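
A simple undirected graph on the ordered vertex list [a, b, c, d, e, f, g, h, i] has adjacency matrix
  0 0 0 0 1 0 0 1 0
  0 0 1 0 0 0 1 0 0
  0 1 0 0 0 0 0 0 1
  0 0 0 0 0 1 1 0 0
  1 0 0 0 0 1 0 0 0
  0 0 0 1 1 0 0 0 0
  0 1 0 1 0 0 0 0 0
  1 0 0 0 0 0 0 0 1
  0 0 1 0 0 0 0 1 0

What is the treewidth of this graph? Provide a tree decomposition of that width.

The largest bag has 3 vertices, giving width 2; this decomposition certifies tw(G) ≤ 2. For the lower bound, G contains the cycle f–e–a–h–i–c–b–g–d–f, so G is not a forest; only forests have treewidth ≤ 1, hence tw(G) ≥ 2. Hence tw(G) = 2 exactly.

Treewidth 2.
One such decomposition:
Bags: B1 = {a, e, f}  B2 = {a, f, h}  B3 = {f, h, i}  B4 = {c, f, i}  B5 = {b, c, f}  B6 = {b, f, g}  B7 = {d, f, g}
Tree: B1–B2, B2–B3, B3–B4, B4–B5, B5–B6, B6–B7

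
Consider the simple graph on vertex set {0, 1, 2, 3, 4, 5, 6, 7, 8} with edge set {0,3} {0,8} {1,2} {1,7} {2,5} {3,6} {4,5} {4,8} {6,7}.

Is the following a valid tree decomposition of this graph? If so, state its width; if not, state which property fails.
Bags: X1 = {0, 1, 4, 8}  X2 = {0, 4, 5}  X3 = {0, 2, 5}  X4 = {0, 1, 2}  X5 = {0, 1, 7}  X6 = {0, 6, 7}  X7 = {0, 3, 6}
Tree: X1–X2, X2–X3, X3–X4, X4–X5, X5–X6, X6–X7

A tree decomposition must satisfy three properties: every vertex lies in some bag; for every edge, both endpoints lie together in some bag; and for every vertex, the bags containing it form a connected subtree. Here bags containing vertex 1 are not connected in the tree, so the decomposition is invalid.

No — bags containing vertex 1 are not connected in the tree.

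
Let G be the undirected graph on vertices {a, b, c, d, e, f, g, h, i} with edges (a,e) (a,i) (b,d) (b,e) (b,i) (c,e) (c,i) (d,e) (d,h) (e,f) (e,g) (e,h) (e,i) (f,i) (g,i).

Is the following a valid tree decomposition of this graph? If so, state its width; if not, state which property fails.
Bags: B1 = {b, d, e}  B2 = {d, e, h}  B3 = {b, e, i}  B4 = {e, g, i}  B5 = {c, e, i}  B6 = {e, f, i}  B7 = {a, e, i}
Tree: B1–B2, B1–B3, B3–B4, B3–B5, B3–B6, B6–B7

Yes; width 2.

Vertex coverage: the bags together contain {a, b, c, d, e, f, g, h, i}, the full vertex set. Edge coverage: each edge of G has both endpoints in at least one bag. Running intersection: for every vertex, the bags containing it form a connected subtree. All three properties hold, so this is a valid tree decomposition of width max|bag| − 1 = 2, and hence tw(G) ≤ 2.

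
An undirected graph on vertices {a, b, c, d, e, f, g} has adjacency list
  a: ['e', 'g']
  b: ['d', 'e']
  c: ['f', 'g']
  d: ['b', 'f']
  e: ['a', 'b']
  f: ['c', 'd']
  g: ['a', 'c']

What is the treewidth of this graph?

2

A width-2 tree decomposition is:
Bags: B1 = {a, b, e}  B2 = {a, b, g}  B3 = {b, c, g}  B4 = {b, c, f}  B5 = {b, d, f}
Tree: B1–B2, B2–B3, B3–B4, B4–B5
The largest bag has 3 vertices, giving width 2; this decomposition certifies tw(G) ≤ 2. Since b–e–a–g–c–f–d–b is a cycle in G, G is not acyclic. Forests are exactly the graphs of treewidth ≤ 1, so tw(G) ≥ 2. The upper and lower bounds meet at 2, so that is the treewidth.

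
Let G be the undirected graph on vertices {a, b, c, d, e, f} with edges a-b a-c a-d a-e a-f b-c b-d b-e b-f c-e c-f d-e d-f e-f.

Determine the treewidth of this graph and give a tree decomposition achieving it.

Each bag holds 5 vertices, so the decomposition has width 4, which upper-bounds the treewidth. For the lower bound, the 5 vertices {a, b, d, e, f} are pairwise adjacent, and any tree decomposition puts a clique entirely inside one bag — forcing width ≥ 4. Therefore the treewidth is 4.

Treewidth 4.
One such decomposition:
Bags: B1 = {a, b, d, e, f}  B2 = {a, b, c, e, f}
Tree: B1–B2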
::::
**Aim of the exercise**
Please reproduce all of the entries above exactly as they appear.

**Exercise answer**
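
A simple undirected graph on the ordered vertex list [a, b, c, d, e, f, g, h, i] has adjacency matrix
  0 0 0 0 1 0 0 1 0
  0 0 1 0 0 0 1 0 0
  0 1 0 0 0 0 0 0 1
  0 0 0 0 0 1 1 0 0
  1 0 0 0 0 1 0 0 0
  0 0 0 1 1 0 0 0 0
  0 1 0 1 0 0 0 0 0
  1 0 0 0 0 0 0 0 1
  0 0 1 0 0 0 0 1 0

What is the treewidth of this graph? Provide a tree decomposition of that width.

The largest bag has 3 vertices, giving width 2; this decomposition certifies tw(G) ≤ 2. For the lower bound, G contains the cycle f–e–a–h–i–c–b–g–d–f, so G is not a forest; only forests have treewidth ≤ 1, hence tw(G) ≥ 2. Hence tw(G) = 2 exactly.

Treewidth 2.
One such decomposition:
Bags: B1 = {a, e, f}  B2 = {a, f, h}  B3 = {f, h, i}  B4 = {c, f, i}  B5 = {b, c, f}  B6 = {b, f, g}  B7 = {d, f, g}
Tree: B1–B2, B2–B3, B3–B4, B4–B5, B5–B6, B6–B7

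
Consider the simple graph on vertex set {0, 1, 2, 3, 4, 5, 6, 7, 8} with edge set {0,3} {0,8} {1,2} {1,7} {2,5} {3,6} {4,5} {4,8} {6,7}.

Is the following a valid tree decomposition of this graph? If so, state its width; if not, state which property fails.
Bags: X1 = {0, 1, 4, 8}  X2 = {0, 4, 5}  X3 = {0, 2, 5}  X4 = {0, 1, 2}  X5 = {0, 1, 7}  X6 = {0, 6, 7}  X7 = {0, 3, 6}
Tree: X1–X2, X2–X3, X3–X4, X4–X5, X5–X6, X6–X7

A tree decomposition must satisfy three properties: every vertex lies in some bag; for every edge, both endpoints lie together in some bag; and for every vertex, the bags containing it form a connected subtree. Here bags containing vertex 1 are not connected in the tree, so the decomposition is invalid.

No — bags containing vertex 1 are not connected in the tree.

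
Let G be the undirected graph on vertices {a, b, c, d, e, f, g, h, i} with edges (a,e) (a,i) (b,d) (b,e) (b,i) (c,e) (c,i) (d,e) (d,h) (e,f) (e,g) (e,h) (e,i) (f,i) (g,i).

Is the following a valid tree decomposition of this graph? If so, state its width; if not, state which property fails.
Bags: B1 = {b, d, e}  B2 = {d, e, h}  B3 = {b, e, i}  B4 = {e, g, i}  B5 = {c, e, i}  B6 = {e, f, i}  B7 = {a, e, i}
Tree: B1–B2, B1–B3, B3–B4, B3–B5, B3–B6, B6–B7

Yes; width 2.

Vertex coverage: the bags together contain {a, b, c, d, e, f, g, h, i}, the full vertex set. Edge coverage: each edge of G has both endpoints in at least one bag. Running intersection: for every vertex, the bags containing it form a connected subtree. All three properties hold, so this is a valid tree decomposition of width max|bag| − 1 = 2, and hence tw(G) ≤ 2.

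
An undirected graph on vertices {a, b, c, d, e, f, g} has adjacency list
  a: ['e', 'g']
  b: ['d', 'e']
  c: ['f', 'g']
  d: ['b', 'f']
  e: ['a', 'b']
  f: ['c', 'd']
  g: ['a', 'c']

What is the treewidth of this graph?

2

A width-2 tree decomposition is:
Bags: B1 = {a, b, e}  B2 = {a, b, g}  B3 = {b, c, g}  B4 = {b, c, f}  B5 = {b, d, f}
Tree: B1–B2, B2–B3, B3–B4, B4–B5
The largest bag has 3 vertices, giving width 2; this decomposition certifies tw(G) ≤ 2. Since b–e–a–g–c–f–d–b is a cycle in G, G is not acyclic. Forests are exactly the graphs of treewidth ≤ 1, so tw(G) ≥ 2. The upper and lower bounds meet at 2, so that is the treewidth.

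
Let G be the undirected graph on vertices {a, b, c, d, e, f} with edges a-b a-c a-d a-e a-f b-c b-d b-e b-f c-e c-f d-e d-f e-f.

Determine the treewidth of this graph and give a tree decomposition achieving it.

Each bag holds 5 vertices, so the decomposition has width 4, which upper-bounds the treewidth. For the lower bound, the 5 vertices {a, b, d, e, f} are pairwise adjacent, and any tree decomposition puts a clique entirely inside one bag — forcing width ≥ 4. Therefore the treewidth is 4.

Treewidth 4.
One such decomposition:
Bags: B1 = {a, b, d, e, f}  B2 = {a, b, c, e, f}
Tree: B1–B2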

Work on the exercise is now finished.